(Stored data)

# # # # # # #

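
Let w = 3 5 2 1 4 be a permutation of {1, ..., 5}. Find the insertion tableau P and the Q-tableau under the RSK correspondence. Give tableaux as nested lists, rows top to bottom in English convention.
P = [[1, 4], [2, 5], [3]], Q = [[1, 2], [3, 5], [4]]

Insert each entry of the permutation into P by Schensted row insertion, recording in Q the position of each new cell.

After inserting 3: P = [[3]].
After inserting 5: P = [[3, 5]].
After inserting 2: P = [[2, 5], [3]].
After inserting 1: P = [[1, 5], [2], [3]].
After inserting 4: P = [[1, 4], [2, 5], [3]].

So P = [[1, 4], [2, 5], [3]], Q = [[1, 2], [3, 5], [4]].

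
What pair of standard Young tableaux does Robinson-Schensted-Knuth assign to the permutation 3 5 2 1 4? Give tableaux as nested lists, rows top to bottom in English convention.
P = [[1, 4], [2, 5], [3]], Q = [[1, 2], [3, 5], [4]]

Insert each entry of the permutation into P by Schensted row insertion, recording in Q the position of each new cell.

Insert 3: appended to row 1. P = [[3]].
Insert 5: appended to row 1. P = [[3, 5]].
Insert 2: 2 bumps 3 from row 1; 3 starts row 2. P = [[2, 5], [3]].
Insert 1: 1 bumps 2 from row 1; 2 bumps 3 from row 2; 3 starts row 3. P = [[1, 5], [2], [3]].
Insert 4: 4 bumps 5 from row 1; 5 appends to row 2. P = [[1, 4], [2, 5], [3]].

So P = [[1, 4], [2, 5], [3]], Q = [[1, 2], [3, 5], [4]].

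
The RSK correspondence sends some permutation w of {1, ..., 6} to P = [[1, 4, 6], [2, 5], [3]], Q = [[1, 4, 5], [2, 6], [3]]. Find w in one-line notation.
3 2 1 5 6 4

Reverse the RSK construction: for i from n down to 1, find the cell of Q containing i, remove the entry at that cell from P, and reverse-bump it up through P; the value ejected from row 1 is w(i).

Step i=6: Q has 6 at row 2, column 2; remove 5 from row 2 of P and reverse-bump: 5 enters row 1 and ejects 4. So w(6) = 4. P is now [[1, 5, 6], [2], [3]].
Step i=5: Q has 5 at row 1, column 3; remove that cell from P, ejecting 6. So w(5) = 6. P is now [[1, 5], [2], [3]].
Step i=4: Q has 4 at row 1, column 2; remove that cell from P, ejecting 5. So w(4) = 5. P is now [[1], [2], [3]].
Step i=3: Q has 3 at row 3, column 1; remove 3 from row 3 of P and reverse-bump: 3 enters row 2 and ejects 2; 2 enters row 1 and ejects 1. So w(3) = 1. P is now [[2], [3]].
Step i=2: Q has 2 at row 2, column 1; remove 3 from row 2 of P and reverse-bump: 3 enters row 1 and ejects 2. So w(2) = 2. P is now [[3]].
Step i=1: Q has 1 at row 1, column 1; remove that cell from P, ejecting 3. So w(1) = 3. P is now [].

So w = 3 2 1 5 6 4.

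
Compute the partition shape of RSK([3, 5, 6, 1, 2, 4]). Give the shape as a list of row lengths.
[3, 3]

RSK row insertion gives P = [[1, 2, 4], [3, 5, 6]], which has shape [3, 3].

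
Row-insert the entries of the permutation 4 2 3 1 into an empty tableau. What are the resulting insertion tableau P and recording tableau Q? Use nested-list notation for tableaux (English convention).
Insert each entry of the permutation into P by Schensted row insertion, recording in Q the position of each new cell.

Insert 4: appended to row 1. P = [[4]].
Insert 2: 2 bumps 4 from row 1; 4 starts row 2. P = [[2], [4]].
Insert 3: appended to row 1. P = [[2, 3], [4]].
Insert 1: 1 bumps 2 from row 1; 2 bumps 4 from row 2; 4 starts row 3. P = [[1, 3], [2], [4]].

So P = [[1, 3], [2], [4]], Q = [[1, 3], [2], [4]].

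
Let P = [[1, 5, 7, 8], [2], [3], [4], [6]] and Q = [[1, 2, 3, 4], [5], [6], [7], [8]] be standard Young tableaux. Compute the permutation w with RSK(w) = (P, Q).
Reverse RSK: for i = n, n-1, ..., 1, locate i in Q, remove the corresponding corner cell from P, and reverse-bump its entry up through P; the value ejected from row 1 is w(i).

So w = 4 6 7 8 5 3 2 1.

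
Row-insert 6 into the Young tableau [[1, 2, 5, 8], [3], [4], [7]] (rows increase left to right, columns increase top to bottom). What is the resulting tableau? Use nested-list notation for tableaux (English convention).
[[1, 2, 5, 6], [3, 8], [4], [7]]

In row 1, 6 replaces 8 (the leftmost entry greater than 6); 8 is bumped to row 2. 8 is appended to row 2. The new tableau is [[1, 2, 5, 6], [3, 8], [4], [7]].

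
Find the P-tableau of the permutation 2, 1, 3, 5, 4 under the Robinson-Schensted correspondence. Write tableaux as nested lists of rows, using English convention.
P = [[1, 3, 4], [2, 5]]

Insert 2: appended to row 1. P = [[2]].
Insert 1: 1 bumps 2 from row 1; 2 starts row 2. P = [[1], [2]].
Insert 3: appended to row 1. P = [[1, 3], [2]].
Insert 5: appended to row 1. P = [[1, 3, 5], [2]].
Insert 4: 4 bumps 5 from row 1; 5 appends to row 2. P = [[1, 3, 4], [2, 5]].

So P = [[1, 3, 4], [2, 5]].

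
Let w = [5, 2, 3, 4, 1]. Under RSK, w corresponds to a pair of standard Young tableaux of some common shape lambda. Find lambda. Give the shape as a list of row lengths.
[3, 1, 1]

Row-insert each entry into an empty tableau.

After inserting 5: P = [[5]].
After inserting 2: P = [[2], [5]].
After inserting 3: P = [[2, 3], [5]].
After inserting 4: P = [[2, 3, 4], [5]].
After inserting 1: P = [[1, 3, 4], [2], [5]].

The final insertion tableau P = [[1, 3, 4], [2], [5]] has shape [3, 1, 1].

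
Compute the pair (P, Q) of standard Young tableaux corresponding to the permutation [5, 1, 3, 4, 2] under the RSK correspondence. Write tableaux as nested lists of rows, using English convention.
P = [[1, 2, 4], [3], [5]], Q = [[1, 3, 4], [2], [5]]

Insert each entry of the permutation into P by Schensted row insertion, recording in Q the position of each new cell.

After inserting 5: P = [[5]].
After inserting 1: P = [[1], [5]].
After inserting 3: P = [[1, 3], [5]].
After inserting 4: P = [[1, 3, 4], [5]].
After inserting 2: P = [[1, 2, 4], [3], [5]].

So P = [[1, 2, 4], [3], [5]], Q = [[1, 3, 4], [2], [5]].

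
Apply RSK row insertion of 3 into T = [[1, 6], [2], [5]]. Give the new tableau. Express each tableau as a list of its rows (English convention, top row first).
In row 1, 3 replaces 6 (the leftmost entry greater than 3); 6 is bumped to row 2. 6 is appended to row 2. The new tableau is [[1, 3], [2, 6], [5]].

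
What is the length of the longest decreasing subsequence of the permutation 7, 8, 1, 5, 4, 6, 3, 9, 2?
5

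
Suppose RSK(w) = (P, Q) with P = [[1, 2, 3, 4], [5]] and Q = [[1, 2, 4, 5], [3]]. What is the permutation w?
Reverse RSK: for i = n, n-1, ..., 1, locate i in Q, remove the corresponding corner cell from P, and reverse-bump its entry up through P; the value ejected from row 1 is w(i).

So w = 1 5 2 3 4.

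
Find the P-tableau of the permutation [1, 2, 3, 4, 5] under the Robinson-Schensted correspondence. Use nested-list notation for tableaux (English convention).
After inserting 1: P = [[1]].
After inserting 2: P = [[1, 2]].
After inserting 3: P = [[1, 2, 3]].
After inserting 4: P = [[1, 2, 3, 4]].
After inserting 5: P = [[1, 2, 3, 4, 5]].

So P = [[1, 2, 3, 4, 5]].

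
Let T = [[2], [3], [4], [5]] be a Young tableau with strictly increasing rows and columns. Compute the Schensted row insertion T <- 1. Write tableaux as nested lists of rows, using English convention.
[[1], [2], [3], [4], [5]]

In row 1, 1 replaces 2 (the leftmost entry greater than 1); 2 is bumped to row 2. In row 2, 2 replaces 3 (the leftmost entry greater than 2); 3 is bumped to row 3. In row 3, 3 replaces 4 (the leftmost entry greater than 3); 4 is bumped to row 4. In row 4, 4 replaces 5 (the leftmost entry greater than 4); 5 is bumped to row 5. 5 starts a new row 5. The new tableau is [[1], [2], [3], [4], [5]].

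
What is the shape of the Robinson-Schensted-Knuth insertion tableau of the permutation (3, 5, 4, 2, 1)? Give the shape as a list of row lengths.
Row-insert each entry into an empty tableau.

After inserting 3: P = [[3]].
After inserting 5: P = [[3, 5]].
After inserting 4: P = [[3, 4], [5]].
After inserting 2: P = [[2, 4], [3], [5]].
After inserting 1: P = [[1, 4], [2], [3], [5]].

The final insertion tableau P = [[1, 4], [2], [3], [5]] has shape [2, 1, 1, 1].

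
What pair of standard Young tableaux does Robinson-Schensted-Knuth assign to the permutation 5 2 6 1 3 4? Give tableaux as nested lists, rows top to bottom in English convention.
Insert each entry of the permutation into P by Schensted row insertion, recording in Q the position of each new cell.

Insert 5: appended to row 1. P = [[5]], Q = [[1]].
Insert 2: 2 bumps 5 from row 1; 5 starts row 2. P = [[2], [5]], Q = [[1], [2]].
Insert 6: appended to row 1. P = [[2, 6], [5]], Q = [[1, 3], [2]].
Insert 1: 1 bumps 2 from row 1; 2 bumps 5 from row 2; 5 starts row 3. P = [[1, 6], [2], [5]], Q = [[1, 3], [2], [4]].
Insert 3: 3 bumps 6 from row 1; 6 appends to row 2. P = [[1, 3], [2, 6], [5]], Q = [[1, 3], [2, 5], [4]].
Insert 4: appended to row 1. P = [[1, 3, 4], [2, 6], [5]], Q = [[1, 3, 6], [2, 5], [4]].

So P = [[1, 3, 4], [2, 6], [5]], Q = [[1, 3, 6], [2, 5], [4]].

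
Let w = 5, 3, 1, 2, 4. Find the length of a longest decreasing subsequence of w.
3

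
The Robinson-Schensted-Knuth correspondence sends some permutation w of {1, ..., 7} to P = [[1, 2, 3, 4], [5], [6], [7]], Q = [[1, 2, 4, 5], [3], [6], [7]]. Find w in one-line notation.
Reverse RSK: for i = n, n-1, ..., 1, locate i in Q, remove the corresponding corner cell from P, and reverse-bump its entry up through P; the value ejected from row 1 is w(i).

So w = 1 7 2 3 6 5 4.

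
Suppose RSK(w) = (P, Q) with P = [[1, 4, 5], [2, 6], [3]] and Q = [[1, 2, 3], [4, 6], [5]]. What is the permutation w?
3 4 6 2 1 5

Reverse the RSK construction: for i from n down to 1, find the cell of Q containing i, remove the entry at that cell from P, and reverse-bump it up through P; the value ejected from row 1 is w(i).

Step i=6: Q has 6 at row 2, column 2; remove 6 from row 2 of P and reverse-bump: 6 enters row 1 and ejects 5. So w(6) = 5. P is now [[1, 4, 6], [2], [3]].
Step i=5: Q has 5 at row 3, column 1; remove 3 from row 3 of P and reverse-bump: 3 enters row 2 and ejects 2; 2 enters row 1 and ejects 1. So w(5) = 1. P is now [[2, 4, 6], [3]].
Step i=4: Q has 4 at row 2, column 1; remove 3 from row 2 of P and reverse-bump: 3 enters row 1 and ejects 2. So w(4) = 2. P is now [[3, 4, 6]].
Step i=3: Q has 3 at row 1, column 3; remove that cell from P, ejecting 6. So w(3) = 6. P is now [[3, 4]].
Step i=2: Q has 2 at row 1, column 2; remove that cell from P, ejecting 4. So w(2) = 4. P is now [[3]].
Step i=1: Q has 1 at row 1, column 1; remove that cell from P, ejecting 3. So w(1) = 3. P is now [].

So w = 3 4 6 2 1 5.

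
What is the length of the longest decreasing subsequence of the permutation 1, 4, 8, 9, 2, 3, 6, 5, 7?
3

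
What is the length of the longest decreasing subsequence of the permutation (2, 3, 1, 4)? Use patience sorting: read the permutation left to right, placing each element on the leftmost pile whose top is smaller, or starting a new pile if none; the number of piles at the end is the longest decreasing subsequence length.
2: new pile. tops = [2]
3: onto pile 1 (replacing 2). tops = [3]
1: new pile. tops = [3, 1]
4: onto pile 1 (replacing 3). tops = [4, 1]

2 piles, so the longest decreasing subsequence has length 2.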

# # # # # # #

• What is needed
Please copy exactly, and only, the lines from the line containing "The Robinson-Schensted-Knuth correspondence" through the last line of the records, with both ends included.

• Written answer
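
The Robinson-Schensted-Knuth correspondence sends some permutation w of {1, ..., 7} to P = [[1, 2, 3, 4], [5], [6], [7]], Q = [[1, 2, 4, 5], [3], [6], [7]]. Find w in one-line notation.
Reverse RSK: for i = n, n-1, ..., 1, locate i in Q, remove the corresponding corner cell from P, and reverse-bump its entry up through P; the value ejected from row 1 is w(i).

So w = 1 7 2 3 6 5 4.

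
Suppose RSK(w) = (P, Q) with P = [[1, 4, 5], [2, 6], [3]] and Q = [[1, 2, 3], [4, 6], [5]]. What is the permutation w?
3 4 6 2 1 5

Reverse the RSK construction: for i from n down to 1, find the cell of Q containing i, remove the entry at that cell from P, and reverse-bump it up through P; the value ejected from row 1 is w(i).

Step i=6: Q has 6 at row 2, column 2; remove 6 from row 2 of P and reverse-bump: 6 enters row 1 and ejects 5. So w(6) = 5. P is now [[1, 4, 6], [2], [3]].
Step i=5: Q has 5 at row 3, column 1; remove 3 from row 3 of P and reverse-bump: 3 enters row 2 and ejects 2; 2 enters row 1 and ejects 1. So w(5) = 1. P is now [[2, 4, 6], [3]].
Step i=4: Q has 4 at row 2, column 1; remove 3 from row 2 of P and reverse-bump: 3 enters row 1 and ejects 2. So w(4) = 2. P is now [[3, 4, 6]].
Step i=3: Q has 3 at row 1, column 3; remove that cell from P, ejecting 6. So w(3) = 6. P is now [[3, 4]].
Step i=2: Q has 2 at row 1, column 2; remove that cell from P, ejecting 4. So w(2) = 4. P is now [[3]].
Step i=1: Q has 1 at row 1, column 1; remove that cell from P, ejecting 3. So w(1) = 3. P is now [].

So w = 3 4 6 2 1 5.

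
What is the length of the longest decreasing subsequence of the permutation 1, 4, 8, 9, 2, 3, 6, 5, 7?
3

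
What is the length of the longest decreasing subsequence of the permutation (2, 3, 1, 4)? Use patience sorting: read the permutation left to right, placing each element on the leftmost pile whose top is smaller, or starting a new pile if none; the number of piles at the end is the longest decreasing subsequence length.
2: new pile. tops = [2]
3: onto pile 1 (replacing 2). tops = [3]
1: new pile. tops = [3, 1]
4: onto pile 1 (replacing 3). tops = [4, 1]

2 piles, so the longest decreasing subsequence has length 2.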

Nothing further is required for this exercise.